* **Exercise instructions**: The stretch from the line with "u = (min(y, -4) + max(y, u));" through the line with "let shift = min(limit, 5);" in the records below: write it out exactly, and nothing else.

++++

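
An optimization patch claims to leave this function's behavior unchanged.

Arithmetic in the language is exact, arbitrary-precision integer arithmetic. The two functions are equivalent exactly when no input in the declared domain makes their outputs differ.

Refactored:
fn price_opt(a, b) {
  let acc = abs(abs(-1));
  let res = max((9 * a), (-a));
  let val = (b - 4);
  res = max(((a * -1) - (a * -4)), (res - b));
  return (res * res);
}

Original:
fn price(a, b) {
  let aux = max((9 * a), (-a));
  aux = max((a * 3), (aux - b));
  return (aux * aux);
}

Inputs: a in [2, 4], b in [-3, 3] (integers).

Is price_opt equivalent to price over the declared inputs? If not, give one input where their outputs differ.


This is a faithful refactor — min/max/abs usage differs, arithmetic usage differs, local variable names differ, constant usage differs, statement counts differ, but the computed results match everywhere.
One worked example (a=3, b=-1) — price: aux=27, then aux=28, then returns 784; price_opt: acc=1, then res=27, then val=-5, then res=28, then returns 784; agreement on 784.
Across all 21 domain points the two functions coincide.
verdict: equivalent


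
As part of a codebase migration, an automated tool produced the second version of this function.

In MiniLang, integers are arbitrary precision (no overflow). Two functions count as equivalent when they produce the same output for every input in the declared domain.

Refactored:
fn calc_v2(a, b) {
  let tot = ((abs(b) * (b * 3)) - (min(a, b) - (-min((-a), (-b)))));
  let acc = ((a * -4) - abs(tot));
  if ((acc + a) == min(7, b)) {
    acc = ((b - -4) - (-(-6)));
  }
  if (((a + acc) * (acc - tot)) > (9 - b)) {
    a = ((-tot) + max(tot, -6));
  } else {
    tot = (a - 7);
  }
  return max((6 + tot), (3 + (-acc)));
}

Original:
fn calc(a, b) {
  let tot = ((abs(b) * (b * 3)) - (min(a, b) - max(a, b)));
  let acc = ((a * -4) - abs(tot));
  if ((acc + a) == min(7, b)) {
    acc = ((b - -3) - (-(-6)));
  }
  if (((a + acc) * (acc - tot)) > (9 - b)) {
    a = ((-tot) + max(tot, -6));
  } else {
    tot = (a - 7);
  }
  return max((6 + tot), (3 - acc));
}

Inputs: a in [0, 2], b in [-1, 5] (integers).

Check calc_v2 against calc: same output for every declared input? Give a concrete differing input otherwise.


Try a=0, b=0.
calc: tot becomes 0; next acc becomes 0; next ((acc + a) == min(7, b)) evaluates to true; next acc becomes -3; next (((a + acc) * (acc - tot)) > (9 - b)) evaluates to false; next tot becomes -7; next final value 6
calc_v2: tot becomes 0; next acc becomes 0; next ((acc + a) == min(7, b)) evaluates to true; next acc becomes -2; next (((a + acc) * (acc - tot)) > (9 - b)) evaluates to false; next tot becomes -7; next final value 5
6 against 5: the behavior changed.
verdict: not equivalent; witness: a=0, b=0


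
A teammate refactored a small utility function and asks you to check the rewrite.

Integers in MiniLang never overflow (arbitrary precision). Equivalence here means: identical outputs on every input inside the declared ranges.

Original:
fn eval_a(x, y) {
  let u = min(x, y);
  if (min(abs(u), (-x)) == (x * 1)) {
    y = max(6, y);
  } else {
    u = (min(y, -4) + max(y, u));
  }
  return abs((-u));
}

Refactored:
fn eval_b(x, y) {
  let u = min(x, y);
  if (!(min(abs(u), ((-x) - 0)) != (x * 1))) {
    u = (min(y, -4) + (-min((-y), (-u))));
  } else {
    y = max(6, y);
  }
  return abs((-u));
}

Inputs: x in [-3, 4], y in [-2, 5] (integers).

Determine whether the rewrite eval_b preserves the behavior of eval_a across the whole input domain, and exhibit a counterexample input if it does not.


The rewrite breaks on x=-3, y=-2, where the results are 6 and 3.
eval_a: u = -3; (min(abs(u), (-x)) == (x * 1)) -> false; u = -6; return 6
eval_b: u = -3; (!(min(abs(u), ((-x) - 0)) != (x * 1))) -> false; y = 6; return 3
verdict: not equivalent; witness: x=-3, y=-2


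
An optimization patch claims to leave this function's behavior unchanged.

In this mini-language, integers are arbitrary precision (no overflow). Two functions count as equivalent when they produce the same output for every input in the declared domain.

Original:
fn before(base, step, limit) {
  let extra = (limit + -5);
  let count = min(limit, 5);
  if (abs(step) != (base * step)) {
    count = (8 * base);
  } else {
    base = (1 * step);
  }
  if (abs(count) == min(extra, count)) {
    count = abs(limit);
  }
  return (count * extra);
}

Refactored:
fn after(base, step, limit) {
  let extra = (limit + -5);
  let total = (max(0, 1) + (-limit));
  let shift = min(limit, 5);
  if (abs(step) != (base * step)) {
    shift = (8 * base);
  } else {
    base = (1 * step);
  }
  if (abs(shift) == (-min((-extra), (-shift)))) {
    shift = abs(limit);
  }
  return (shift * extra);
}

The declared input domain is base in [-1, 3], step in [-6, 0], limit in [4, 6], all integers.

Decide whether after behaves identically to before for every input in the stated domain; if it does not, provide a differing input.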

++++

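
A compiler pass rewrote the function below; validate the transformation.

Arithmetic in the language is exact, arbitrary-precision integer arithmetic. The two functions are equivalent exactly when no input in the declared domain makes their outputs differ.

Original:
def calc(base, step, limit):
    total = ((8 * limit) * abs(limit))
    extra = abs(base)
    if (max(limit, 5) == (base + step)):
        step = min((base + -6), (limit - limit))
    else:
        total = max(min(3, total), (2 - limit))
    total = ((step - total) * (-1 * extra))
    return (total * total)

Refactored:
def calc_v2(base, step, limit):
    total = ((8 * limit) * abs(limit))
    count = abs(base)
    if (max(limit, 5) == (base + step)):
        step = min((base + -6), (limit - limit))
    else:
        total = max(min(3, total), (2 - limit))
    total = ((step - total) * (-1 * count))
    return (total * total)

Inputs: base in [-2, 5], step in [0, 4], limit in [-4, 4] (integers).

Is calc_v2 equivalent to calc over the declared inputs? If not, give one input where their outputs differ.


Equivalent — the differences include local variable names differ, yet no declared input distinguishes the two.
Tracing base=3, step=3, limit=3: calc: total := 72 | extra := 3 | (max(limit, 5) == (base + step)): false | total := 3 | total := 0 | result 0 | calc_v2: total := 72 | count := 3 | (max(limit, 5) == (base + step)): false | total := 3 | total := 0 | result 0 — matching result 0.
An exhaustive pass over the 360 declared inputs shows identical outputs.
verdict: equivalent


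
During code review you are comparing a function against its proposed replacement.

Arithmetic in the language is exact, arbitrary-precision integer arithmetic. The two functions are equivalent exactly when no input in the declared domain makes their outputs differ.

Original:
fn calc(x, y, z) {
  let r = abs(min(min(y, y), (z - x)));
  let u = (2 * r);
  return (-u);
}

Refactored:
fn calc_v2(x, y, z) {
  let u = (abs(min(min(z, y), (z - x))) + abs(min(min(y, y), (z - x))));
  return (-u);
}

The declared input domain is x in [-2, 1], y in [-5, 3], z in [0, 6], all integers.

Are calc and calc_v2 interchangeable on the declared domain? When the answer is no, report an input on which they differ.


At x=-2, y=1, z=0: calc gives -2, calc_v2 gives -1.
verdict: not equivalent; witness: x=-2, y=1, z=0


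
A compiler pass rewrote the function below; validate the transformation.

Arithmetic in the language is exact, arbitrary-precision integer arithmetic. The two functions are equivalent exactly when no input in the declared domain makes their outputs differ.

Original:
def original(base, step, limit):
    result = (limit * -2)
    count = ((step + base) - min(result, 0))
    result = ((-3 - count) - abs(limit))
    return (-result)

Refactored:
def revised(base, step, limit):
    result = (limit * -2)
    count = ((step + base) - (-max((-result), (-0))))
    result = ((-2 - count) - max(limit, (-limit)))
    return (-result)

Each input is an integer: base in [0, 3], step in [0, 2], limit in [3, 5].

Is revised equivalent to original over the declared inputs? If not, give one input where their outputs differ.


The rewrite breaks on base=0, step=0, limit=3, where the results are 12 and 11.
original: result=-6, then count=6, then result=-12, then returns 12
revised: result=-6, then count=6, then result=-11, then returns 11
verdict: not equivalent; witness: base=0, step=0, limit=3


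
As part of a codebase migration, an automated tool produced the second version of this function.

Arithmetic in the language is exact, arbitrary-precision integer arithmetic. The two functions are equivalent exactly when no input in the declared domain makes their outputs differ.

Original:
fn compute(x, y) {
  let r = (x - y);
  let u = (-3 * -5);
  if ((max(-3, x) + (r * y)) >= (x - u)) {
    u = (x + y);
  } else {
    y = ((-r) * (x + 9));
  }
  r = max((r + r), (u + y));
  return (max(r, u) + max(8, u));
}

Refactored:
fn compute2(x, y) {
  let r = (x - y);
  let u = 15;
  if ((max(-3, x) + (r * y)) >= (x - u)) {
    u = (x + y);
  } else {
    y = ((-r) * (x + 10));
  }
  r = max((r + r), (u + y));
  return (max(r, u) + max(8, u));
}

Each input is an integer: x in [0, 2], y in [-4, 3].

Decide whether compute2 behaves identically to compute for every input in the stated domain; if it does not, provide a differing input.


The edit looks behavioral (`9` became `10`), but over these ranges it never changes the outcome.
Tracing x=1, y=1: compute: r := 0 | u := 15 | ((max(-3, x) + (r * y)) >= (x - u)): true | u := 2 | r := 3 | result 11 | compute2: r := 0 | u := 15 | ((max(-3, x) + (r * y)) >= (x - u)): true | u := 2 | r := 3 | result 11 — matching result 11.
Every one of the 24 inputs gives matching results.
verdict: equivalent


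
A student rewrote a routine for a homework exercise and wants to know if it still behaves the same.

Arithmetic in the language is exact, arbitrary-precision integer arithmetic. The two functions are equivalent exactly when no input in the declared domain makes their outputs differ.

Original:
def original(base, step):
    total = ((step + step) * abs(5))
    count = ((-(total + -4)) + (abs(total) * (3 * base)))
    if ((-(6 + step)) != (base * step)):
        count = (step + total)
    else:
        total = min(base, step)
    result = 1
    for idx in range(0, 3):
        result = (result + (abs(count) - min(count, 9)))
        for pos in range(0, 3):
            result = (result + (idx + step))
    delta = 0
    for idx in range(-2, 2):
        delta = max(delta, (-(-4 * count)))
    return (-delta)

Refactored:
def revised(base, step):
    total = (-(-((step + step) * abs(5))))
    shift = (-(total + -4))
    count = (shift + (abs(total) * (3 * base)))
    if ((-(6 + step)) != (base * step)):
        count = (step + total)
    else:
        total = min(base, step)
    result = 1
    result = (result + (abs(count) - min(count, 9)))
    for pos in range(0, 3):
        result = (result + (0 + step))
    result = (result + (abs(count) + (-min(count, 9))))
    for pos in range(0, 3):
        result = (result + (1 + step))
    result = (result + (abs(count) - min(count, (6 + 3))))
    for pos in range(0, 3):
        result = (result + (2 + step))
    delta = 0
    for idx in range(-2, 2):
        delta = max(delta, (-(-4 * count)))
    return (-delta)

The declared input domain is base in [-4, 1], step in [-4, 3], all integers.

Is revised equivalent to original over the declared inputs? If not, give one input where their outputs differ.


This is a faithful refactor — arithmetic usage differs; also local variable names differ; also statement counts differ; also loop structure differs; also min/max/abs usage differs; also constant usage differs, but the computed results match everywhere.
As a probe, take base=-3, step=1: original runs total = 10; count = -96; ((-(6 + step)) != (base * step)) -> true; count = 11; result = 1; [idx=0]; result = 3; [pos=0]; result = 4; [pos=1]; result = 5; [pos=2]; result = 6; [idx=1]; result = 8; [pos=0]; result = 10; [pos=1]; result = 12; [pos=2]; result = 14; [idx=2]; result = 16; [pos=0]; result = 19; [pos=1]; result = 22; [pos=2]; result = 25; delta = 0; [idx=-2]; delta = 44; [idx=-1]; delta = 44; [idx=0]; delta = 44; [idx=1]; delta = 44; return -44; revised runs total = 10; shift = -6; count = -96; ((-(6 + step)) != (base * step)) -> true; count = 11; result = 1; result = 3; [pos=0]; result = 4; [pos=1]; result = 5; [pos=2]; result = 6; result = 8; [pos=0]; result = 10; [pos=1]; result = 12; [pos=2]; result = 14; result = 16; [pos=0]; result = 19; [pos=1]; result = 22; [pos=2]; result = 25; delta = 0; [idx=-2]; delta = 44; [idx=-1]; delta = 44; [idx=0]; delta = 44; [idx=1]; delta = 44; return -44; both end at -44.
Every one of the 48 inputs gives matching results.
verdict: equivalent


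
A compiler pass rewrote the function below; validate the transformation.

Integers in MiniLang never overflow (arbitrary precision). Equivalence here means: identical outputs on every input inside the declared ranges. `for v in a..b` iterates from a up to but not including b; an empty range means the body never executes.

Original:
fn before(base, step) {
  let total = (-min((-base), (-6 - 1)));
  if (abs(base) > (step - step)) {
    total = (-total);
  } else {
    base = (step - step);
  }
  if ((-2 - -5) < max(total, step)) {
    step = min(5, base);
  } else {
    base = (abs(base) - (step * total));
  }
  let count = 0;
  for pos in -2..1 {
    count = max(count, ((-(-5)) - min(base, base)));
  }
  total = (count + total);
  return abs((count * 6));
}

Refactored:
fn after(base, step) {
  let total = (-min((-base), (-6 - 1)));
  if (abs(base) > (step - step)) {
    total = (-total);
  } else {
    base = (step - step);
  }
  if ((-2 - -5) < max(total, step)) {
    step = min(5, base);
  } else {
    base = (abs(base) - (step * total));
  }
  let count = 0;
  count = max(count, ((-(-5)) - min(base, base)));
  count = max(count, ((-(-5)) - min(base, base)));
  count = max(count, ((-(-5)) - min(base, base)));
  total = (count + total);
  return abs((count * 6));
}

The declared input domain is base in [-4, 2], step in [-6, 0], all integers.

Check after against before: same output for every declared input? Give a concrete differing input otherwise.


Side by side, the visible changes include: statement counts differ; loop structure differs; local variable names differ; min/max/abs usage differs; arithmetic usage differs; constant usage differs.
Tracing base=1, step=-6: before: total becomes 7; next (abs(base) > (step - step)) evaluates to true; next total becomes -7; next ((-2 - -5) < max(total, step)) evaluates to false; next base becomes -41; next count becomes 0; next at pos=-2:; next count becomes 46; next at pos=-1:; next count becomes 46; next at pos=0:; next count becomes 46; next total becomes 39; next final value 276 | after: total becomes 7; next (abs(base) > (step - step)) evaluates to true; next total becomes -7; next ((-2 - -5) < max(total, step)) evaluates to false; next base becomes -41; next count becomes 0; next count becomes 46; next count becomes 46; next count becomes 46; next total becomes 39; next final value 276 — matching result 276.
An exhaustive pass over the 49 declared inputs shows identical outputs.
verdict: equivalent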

++++

* **Response**:
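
    u = (min(y, -4) + max(y, u));
  }
  return abs((-u));
}

Refactored:
fn eval_b(x, y) {
  let u = min(x, y);
  if (!(min(abs(u), ((-x) - 0)) != (x * 1))) {
    u = (min(y, -4) + (-min((-y), (-u))));
  } else {
    y = max(6, y);
  }
  return abs((-u));
}

Inputs: x in [-3, 4], y in [-2, 5] (integers).

Determine whether the rewrite eval_b preserves the behavior of eval_a across the whole input domain, and exhibit a counterexample input if it does not.


The rewrite breaks on x=-3, y=-2, where the results are 6 and 3.
eval_a: u = -3; (min(abs(u), (-x)) == (x * 1)) -> false; u = -6; return 6
eval_b: u = -3; (!(min(abs(u), ((-x) - 0)) != (x * 1))) -> false; y = 6; return 3
verdict: not equivalent; witness: x=-3, y=-2


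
An optimization patch claims to leave this function's behavior unchanged.

In this mini-language, integers are arbitrary precision (no overflow). Two functions count as equivalent when they produce the same output for every input in the declared domain.

Original:
fn before(base, step, limit) {
  let extra = (limit + -5);
  let count = min(limit, 5);
  if (abs(step) != (base * step)) {
    count = (8 * base);
  } else {
    base = (1 * step);
  }
  if (abs(count) == min(extra, count)) {
    count = abs(limit);
  }
  return (count * extra);
}

Refactored:
fn after(base, step, limit) {
  let extra = (limit + -5);
  let total = (max(0, 1) + (-limit));
  let shift = min(limit, 5);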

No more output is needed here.